### Data for review ###

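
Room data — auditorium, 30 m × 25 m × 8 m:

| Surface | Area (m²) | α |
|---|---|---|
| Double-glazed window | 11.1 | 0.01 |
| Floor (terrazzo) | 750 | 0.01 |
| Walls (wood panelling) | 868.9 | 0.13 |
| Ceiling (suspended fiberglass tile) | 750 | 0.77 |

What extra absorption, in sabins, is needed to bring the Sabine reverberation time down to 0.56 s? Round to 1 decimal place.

1026.9 sabins

Equivalent absorption area: A₁ = 11.1*0.01 + 750*0.01 + 868.9*0.13 + 750*0.77 = 698.068 m².
For T = 0.56 s, need A₂ = 0.161·V/T = 0.161·6000/0.56 = 1725.000 sabins.
Additional absorption ΔA = 1725.000 − 698.068 = 1026.9 sabins.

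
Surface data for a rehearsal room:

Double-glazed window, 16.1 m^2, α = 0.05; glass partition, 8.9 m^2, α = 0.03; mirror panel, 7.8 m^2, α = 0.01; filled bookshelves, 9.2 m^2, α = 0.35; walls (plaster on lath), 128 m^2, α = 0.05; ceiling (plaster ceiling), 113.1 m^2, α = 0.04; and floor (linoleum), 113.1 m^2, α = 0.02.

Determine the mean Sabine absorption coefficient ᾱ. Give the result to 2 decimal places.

S = Σ Sᵢ = 16.1 + 8.9 + 7.8 + 9.2 + 128 + 113.1 + 113.1 = 396.2 m^2.
Σ(Sᵢαᵢ) = 16.1·0.05 + 8.9·0.03 + 7.8·0.01 + 9.2·0.35 + 128·0.05 + 113.1·0.04 + 113.1·0.02 = 17.556.
ᾱ = A/S = 0.04.

0.04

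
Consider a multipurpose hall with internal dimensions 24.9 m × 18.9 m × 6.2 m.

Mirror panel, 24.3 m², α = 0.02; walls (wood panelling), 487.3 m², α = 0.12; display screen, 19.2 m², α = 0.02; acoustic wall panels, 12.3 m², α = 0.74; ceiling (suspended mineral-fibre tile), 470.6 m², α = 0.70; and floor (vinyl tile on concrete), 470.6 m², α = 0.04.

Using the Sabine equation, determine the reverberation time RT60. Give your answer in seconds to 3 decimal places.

A = Σ Sᵢαᵢ = 24.3*0.02 + 487.3*0.12 + 19.2*0.02 + 12.3*0.74 + 470.6*0.70 + 470.6*0.04 = 416.692 sabins.
V = 24.9·18.9·6.2 = 2917.782 m³.
Sabine: RT60 = 0.161 × 2917.782 / 416.692 = 1.127 s.

1.127 s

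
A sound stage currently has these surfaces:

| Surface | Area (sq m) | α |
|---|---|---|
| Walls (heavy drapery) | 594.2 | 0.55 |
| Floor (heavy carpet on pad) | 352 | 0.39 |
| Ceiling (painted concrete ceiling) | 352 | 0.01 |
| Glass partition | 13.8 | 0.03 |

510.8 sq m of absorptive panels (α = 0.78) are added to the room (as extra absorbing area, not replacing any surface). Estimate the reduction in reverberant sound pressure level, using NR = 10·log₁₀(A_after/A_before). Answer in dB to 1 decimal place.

Equivalent absorption area: A_before = 594.2·0.55 + 352·0.39 + 352·0.01 + 13.8·0.03 = 468.024 sq m.
Added absorption = 510.8 × 0.78 = 398.424 sabins.
A_after = 468.024 + 398.424 = 866.448 sabins.
NR = 10·log₁₀(866.448/468.024) = 2.7 dB.

2.7 dB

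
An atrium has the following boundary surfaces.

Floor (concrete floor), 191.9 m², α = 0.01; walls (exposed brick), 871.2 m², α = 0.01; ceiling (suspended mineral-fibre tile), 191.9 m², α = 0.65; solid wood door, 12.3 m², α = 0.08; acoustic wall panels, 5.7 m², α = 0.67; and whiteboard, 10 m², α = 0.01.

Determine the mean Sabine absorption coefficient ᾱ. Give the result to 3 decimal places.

0.109

S = Σ Sᵢ = 191.9 + 871.2 + 191.9 + 12.3 + 5.7 + 10 = 1283.0 m².
Weighted sum Σ Sα = 140.269.
ᾱ = 140.269 / 1283.0 = 0.109.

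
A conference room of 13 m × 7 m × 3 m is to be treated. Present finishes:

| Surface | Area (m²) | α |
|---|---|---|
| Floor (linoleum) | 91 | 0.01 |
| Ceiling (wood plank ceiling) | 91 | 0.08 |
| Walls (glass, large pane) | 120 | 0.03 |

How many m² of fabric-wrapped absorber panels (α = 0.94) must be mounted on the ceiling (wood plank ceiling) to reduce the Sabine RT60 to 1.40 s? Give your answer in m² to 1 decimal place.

Summing Sᵢαᵢ: 0.910 + 7.280 + 3.600 → A₁ = 11.790 sabins.
V = 273 m³. Target absorption A₂ = 0.161 × 273 / 1.40 = 31.395 sabins.
Absorption to add: 31.395 − 11.790 = 19.605 sabins.
Net gain per m²: Δα = 0.94 − 0.08 = 0.86.
Panel area = 19.605 / 0.86 = 22.8 m².

22.8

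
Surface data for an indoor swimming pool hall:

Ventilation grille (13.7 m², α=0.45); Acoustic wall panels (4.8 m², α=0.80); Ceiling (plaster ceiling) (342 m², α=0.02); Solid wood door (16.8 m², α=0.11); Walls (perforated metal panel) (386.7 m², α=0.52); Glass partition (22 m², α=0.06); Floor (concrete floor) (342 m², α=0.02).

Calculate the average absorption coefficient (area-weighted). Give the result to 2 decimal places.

0.20

S = Σ Sᵢ = 13.7 + 4.8 + 342 + 16.8 + 386.7 + 22 + 342 = 1128.0 m².
Weighted sum Σ Sα = 227.937.
ᾱ = 227.937 / 1128.0 = 0.20.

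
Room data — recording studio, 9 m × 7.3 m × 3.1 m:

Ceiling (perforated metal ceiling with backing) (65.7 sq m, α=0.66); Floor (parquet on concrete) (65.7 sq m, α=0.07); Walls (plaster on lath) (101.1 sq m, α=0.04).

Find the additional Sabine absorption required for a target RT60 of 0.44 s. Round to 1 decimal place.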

###

Instructions for the task
Take the entries above and copy them exactly from the first line through the line with "Consider a multipurpose"; leave out every line after it.

Exercise solution
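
Room data — auditorium, 30 m × 25 m × 8 m:

| Surface | Area (m²) | α |
|---|---|---|
| Double-glazed window | 11.1 | 0.01 |
| Floor (terrazzo) | 750 | 0.01 |
| Walls (wood panelling) | 868.9 | 0.13 |
| Ceiling (suspended fiberglass tile) | 750 | 0.77 |

What extra absorption, in sabins, is needed to bring the Sabine reverberation time down to 0.56 s? Round to 1 decimal place.

1026.9 sabins

Equivalent absorption area: A₁ = 11.1*0.01 + 750*0.01 + 868.9*0.13 + 750*0.77 = 698.068 m².
For T = 0.56 s, need A₂ = 0.161·V/T = 0.161·6000/0.56 = 1725.000 sabins.
Additional absorption ΔA = 1725.000 − 698.068 = 1026.9 sabins.

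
Surface data for a rehearsal room:

Double-glazed window, 16.1 m^2, α = 0.05; glass partition, 8.9 m^2, α = 0.03; mirror panel, 7.8 m^2, α = 0.01; filled bookshelves, 9.2 m^2, α = 0.35; walls (plaster on lath), 128 m^2, α = 0.05; ceiling (plaster ceiling), 113.1 m^2, α = 0.04; and floor (linoleum), 113.1 m^2, α = 0.02.

Determine the mean Sabine absorption coefficient ᾱ. Give the result to 2 decimal places.

S = Σ Sᵢ = 16.1 + 8.9 + 7.8 + 9.2 + 128 + 113.1 + 113.1 = 396.2 m^2.
Σ(Sᵢαᵢ) = 16.1·0.05 + 8.9·0.03 + 7.8·0.01 + 9.2·0.35 + 128·0.05 + 113.1·0.04 + 113.1·0.02 = 17.556.
ᾱ = A/S = 0.04.

0.04

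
Consider a multipurpose hall with internal dimensions 24.9 m × 18.9 m × 6.2 m.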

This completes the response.